## [Assignment]
Scan the records below for the line containing "V_3 = (-1.55, -2.04)" and the line containing "Edge k joins V_k to V_((k+1) mod 4)". Copy both, plus every line between, exactly.

## [Data for this exercise]

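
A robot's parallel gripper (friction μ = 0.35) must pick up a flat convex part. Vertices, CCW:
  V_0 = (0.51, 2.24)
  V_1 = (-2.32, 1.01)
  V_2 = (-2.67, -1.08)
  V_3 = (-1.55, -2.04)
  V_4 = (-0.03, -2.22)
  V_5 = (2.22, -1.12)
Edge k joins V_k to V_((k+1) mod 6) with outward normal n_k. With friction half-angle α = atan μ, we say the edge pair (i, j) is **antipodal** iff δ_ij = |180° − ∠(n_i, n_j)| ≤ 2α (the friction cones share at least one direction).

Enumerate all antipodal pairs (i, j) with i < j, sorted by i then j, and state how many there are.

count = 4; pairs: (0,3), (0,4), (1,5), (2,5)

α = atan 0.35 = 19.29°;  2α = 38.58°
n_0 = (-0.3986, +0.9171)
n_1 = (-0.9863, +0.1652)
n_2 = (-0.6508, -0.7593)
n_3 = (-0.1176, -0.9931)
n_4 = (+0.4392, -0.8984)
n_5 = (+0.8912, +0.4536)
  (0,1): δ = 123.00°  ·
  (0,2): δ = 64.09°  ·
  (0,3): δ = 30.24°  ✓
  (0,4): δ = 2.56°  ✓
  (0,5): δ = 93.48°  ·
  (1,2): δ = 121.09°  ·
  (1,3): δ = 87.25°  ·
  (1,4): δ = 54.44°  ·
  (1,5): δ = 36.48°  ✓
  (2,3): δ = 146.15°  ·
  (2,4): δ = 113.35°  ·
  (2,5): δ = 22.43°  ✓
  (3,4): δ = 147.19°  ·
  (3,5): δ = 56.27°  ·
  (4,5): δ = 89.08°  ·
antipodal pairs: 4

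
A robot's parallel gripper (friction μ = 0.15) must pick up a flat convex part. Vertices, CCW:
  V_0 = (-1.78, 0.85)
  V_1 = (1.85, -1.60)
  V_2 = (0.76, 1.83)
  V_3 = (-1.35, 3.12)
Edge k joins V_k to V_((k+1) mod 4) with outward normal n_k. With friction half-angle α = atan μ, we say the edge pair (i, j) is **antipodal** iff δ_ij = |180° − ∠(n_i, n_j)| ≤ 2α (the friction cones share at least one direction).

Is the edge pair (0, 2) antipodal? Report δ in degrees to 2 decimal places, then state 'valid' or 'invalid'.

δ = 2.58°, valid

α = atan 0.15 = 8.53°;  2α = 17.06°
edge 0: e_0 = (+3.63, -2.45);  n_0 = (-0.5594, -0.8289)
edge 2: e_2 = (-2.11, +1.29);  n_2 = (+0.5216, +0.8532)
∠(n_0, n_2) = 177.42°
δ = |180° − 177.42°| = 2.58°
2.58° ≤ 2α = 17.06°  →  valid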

==

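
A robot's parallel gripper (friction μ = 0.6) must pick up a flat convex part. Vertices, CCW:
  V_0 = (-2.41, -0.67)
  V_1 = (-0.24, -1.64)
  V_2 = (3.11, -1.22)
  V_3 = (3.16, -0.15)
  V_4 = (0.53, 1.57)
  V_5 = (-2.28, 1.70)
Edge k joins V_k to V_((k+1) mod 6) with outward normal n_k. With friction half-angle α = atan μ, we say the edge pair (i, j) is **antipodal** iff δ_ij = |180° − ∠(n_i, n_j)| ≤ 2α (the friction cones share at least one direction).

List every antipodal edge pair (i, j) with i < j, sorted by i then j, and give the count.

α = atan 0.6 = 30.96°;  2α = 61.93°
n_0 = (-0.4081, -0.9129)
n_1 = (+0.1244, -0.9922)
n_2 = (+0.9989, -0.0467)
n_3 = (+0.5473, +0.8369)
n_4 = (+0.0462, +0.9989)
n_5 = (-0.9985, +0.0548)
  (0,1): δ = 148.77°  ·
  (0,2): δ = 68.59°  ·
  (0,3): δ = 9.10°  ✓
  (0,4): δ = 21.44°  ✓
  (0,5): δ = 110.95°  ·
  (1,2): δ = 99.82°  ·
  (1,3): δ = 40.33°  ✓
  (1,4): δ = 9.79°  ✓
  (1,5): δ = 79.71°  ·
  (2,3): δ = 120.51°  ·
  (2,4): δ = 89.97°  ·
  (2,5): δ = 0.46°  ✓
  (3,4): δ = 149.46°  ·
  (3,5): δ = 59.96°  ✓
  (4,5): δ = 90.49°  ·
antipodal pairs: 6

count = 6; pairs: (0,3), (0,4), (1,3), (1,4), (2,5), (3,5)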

* * *

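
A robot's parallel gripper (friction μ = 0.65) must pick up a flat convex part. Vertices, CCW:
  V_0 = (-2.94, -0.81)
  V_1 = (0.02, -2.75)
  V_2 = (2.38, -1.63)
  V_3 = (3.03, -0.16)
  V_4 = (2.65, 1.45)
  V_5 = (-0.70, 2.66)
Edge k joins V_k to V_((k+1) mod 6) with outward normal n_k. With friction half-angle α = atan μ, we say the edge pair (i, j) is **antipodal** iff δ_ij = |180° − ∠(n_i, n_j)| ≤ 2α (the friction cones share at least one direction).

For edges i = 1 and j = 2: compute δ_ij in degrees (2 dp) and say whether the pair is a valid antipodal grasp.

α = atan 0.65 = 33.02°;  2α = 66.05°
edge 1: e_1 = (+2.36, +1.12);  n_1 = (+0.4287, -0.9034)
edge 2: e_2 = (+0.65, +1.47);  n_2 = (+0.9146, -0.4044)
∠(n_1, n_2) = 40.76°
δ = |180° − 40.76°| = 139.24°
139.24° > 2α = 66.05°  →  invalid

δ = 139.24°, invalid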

## [Finished exercise]
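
  V_3 = (-1.55, -2.04)
  V_4 = (-0.03, -2.22)
  V_5 = (2.22, -1.12)
Edge k joins V_k to V_((k+1) mod 6) with outward normal n_k. With friction half-angle α = atan μ, we say the edge pair (i, j) is **antipodal** iff δ_ij = |180° − ∠(n_i, n_j)| ≤ 2α (the friction cones share at least one direction).

Enumerate all antipodal pairs (i, j) with i < j, sorted by i then j, and state how many there are.

count = 4; pairs: (0,3), (0,4), (1,5), (2,5)

α = atan 0.35 = 19.29°;  2α = 38.58°
n_0 = (-0.3986, +0.9171)
n_1 = (-0.9863, +0.1652)
n_2 = (-0.6508, -0.7593)
n_3 = (-0.1176, -0.9931)
n_4 = (+0.4392, -0.8984)
n_5 = (+0.8912, +0.4536)
  (0,1): δ = 123.00°  ·
  (0,2): δ = 64.09°  ·
  (0,3): δ = 30.24°  ✓
  (0,4): δ = 2.56°  ✓
  (0,5): δ = 93.48°  ·
  (1,2): δ = 121.09°  ·
  (1,3): δ = 87.25°  ·
  (1,4): δ = 54.44°  ·
  (1,5): δ = 36.48°  ✓
  (2,3): δ = 146.15°  ·
  (2,4): δ = 113.35°  ·
  (2,5): δ = 22.43°  ✓
  (3,4): δ = 147.19°  ·
  (3,5): δ = 56.27°  ·
  (4,5): δ = 89.08°  ·
antipodal pairs: 4

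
A robot's parallel gripper (friction μ = 0.15) must pick up a flat convex part. Vertices, CCW:
  V_0 = (-1.78, 0.85)
  V_1 = (1.85, -1.60)
  V_2 = (0.76, 1.83)
  V_3 = (-1.35, 3.12)
Edge k joins V_k to V_((k+1) mod 4) with outward normal n_k. With friction half-angle α = atan μ, we say the edge pair (i, j) is **antipodal** iff δ_ij = |180° − ∠(n_i, n_j)| ≤ 2α (the friction cones share at least one direction).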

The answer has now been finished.